# What the task asks:
Starting at the line below holding "Consider the separating profile: strong-case" and stopping at the line holding "A founder is", print every line exactly, both ends included, and leave the rest out.

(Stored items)
----------
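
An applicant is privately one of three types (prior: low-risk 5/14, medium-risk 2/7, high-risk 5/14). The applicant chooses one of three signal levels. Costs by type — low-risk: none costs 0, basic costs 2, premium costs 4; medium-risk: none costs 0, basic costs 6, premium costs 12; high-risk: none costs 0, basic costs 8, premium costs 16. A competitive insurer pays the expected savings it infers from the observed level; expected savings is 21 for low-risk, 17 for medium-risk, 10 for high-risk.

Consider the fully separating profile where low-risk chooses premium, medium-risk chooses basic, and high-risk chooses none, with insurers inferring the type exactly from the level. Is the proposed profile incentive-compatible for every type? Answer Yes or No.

Separating rebates: premium → 21, basic → 17, none → 10.
low-risk (assigned premium): none: 10 − 0 = 10; basic: 17 − 2 = 15; premium: 21 − 4 = 17. low-risk stays.
medium-risk (assigned basic): none: 10 − 0 = 10; basic: 17 − 6 = 11; premium: 21 − 12 = 9. medium-risk stays.
high-risk (assigned none): none: 10 − 0 = 10; basic: 17 − 8 = 9; premium: 21 − 16 = 5. high-risk stays.
Every type prefers its assigned level; separation holds.

Yes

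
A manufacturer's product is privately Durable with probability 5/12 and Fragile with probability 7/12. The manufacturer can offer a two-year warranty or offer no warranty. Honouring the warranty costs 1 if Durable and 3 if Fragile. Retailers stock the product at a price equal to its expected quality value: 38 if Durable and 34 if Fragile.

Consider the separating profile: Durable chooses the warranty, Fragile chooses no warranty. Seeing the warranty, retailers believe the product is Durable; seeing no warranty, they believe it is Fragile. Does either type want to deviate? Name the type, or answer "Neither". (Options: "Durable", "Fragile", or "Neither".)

The warranty pays 38; no warranty pays 34.
Durable: assigned the warranty, nets 38 − 1 = 37; deviating to no warranty nets 34.
Fragile: assigned no warranty, nets 34; deviating to the warranty nets 38 − 3 = 35.
The Fragile type gains 1 by deviating.

Fragile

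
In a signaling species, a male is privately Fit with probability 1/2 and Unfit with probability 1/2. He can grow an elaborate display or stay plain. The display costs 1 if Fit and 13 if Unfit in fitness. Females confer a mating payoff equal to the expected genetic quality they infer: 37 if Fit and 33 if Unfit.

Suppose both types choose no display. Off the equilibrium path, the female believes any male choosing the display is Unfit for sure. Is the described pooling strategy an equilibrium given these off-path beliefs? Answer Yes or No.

On path, the female holds the prior and pays 1/2·37 + 1/2·33 = 35. Off path (the display), believing Unfit, it pays 33.
Fit: no display nets 35; the display nets 33 − 1 = 32. Fit stays.
Unfit: no display nets 35; the display nets 33 − 13 = 20. Unfit stays.
No type deviates, so pooling is sustained.

Yes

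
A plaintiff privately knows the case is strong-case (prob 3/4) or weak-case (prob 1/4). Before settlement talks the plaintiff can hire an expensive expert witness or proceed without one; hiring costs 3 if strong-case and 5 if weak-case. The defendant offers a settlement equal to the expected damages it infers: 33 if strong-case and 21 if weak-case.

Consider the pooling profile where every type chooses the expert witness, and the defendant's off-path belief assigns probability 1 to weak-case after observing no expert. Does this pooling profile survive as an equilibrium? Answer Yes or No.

On path, the defendant holds the prior and pays 3/4·33 + 1/4·21 = 30. Off path (no expert), believing weak-case, it pays 21.
strong-case: the expert witness nets 30 − 3 = 27; no expert nets 21. strong-case stays.
weak-case: the expert witness nets 30 − 5 = 25; no expert nets 21. weak-case stays.
No type deviates, so pooling is sustained.

Yes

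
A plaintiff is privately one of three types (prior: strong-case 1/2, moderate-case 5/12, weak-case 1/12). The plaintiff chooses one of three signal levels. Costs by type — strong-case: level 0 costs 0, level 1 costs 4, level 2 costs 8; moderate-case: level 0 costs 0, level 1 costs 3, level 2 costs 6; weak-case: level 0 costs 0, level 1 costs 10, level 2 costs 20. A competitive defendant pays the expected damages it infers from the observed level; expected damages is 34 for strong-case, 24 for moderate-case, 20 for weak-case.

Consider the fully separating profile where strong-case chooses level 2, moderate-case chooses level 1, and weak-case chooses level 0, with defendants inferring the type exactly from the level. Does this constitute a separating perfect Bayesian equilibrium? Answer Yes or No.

No

Separating settlements: level 2 → 34, level 1 → 24, level 0 → 20.
strong-case (assigned level 2): level 0: 20 − 0 = 20; level 1: 24 − 4 = 20; level 2: 34 − 8 = 26. strong-case stays.
moderate-case (assigned level 1): level 0: 20 − 0 = 20; level 1: 24 − 3 = 21; level 2: 34 − 6 = 28. moderate-case prefers level 2.
weak-case (assigned level 0): level 0: 20 − 0 = 20; level 1: 24 − 10 = 14; level 2: 34 − 20 = 14. weak-case stays.
At least one type deviates; the separating profile fails.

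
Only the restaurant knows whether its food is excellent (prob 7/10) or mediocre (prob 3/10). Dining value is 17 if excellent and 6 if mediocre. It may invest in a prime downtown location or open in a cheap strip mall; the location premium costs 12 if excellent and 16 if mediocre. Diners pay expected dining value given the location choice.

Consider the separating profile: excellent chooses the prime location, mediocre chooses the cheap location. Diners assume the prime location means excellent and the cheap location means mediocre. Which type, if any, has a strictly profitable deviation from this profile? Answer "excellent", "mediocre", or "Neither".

The prime location pays 17; the cheap location pays 6.
excellent: assigned the prime location, nets 17 − 12 = 5; deviating to the cheap location nets 6.
mediocre: assigned the cheap location, nets 6; deviating to the prime location nets 17 − 16 = 1.
The excellent type gains 1 by deviating.

excellent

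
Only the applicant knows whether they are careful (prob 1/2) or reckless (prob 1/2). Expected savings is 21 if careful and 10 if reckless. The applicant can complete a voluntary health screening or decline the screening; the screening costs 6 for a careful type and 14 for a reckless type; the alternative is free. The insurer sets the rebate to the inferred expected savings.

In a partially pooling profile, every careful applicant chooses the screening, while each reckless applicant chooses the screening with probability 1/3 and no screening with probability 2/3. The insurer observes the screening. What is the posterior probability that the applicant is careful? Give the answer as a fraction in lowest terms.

P(the screening) = (1/2)·1 + (1/2)·(1/3) = 2/3.
By Bayes' rule, P(careful | the screening) = (1/2) / (2/3) = 3/4.

3/4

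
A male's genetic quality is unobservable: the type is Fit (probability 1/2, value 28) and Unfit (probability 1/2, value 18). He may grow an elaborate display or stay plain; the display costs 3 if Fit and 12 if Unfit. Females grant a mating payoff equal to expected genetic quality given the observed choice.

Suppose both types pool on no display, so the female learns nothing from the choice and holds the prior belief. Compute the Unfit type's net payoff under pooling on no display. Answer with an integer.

Pooled mating payoff = 1/2·28 + 1/2·18 = 23.
Unfit pays no cost for no display, so net payoff = 23.

23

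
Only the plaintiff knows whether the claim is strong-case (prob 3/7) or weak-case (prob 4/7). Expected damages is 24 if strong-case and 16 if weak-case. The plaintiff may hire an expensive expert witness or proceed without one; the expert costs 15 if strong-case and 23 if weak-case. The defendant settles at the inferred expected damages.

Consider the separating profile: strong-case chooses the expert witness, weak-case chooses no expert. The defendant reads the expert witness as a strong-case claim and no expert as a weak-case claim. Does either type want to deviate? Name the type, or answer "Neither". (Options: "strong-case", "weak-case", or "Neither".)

strong-case

The expert witness pays 24; no expert pays 16.
strong-case: assigned the expert witness, nets 24 − 15 = 9; deviating to no expert nets 16.
weak-case: assigned no expert, nets 16; deviating to the expert witness nets 24 − 23 = 1.
The strong-case type gains 7 by deviating.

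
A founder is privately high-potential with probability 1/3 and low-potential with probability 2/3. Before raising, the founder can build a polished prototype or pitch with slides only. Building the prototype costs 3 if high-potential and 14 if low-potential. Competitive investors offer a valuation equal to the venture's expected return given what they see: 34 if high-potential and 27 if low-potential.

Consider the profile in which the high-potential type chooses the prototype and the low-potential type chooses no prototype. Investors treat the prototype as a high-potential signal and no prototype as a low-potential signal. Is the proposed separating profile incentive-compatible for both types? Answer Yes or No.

Yes

Under these beliefs, the prototype earns valuation 34 and no prototype earns valuation 27.
high-potential: the prototype nets 34 − 3 = 31; no prototype nets 27. high-potential prefers the prototype.
low-potential: the prototype nets 34 − 14 = 20; no prototype nets 27. low-potential prefers no prototype.
Neither type deviates, so the separating profile is an equilibrium.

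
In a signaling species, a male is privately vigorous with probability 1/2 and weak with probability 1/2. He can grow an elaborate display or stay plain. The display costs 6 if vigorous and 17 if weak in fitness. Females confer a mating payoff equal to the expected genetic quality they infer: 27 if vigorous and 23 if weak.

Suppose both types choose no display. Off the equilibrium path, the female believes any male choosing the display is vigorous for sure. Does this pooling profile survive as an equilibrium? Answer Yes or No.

On path, the female holds the prior and pays 1/2·27 + 1/2·23 = 25. Off path (the display), believing vigorous, it pays 27.
vigorous: no display nets 25; the display nets 27 − 6 = 21. vigorous stays.
weak: no display nets 25; the display nets 27 − 17 = 10. weak stays.
No type deviates, so pooling is sustained.

Yes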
----------
# Solved exercise:
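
Consider the separating profile: strong-case chooses the expert witness, weak-case chooses no expert. The defendant reads the expert witness as a strong-case claim and no expert as a weak-case claim. Does either type want to deviate? Name the type, or answer "Neither". (Options: "strong-case", "weak-case", or "Neither".)

strong-case

The expert witness pays 24; no expert pays 16.
strong-case: assigned the expert witness, nets 24 − 15 = 9; deviating to no expert nets 16.
weak-case: assigned no expert, nets 16; deviating to the expert witness nets 24 − 23 = 1.
The strong-case type gains 7 by deviating.

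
A founder is privately high-potential with probability 1/3 and low-potential with probability 2/3. Before raising, the founder can build a polished prototype or pitch with slides only. Building the prototype costs 3 if high-potential and 14 if low-potential. Competitive investors offer a valuation equal to the venture's expected return given what they see: 34 if high-potential and 27 if low-potential.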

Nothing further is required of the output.